Look through the entries below and report every line that has "loads".

Data entries:
=== Begin Enclosure ===

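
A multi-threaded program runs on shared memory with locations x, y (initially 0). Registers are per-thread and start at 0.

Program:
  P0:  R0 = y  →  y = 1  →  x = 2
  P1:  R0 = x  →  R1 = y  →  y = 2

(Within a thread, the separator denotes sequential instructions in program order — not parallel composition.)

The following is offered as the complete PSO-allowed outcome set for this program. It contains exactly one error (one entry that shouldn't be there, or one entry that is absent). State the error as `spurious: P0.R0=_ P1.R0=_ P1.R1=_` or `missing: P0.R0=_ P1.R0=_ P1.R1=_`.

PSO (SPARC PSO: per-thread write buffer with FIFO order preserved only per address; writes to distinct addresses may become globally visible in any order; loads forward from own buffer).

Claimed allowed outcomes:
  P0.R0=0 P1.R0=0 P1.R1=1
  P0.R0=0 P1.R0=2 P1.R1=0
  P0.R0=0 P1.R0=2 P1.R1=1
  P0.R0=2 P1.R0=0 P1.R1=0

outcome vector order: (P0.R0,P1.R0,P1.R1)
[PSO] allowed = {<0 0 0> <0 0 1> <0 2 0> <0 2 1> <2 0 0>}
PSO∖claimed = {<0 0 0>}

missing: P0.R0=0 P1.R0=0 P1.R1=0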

=== End Enclosure ===
=== Begin Enclosure ===

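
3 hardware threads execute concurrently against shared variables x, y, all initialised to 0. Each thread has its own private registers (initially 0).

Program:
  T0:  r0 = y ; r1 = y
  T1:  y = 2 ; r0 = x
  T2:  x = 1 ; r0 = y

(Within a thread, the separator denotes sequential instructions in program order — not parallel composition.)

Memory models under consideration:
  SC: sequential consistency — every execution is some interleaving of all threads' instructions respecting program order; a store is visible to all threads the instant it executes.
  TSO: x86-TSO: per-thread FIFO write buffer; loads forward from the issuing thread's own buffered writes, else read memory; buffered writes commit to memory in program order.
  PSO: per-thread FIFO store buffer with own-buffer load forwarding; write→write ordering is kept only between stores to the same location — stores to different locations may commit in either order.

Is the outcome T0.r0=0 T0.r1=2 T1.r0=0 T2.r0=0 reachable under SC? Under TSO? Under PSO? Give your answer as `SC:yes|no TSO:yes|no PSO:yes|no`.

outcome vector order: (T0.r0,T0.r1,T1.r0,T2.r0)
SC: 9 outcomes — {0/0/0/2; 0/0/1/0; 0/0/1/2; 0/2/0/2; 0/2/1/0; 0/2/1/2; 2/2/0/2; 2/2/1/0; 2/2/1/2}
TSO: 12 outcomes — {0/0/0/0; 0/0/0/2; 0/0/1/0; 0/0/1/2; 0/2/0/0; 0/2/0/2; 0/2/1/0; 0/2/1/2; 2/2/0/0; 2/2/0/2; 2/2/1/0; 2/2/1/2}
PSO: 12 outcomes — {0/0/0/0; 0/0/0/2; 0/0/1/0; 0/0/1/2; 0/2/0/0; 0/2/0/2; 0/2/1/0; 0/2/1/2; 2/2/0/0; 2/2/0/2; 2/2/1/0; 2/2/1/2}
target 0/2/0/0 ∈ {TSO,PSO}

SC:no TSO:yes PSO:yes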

=== End Enclosure ===

**COMPLETED TASK**
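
PSO (SPARC PSO: per-thread write buffer with FIFO order preserved only per address; writes to distinct addresses may become globally visible in any order; loads forward from own buffer).
  TSO: x86-TSO: per-thread FIFO write buffer; loads forward from the issuing thread's own buffered writes, else read memory; buffered writes commit to memory in program order.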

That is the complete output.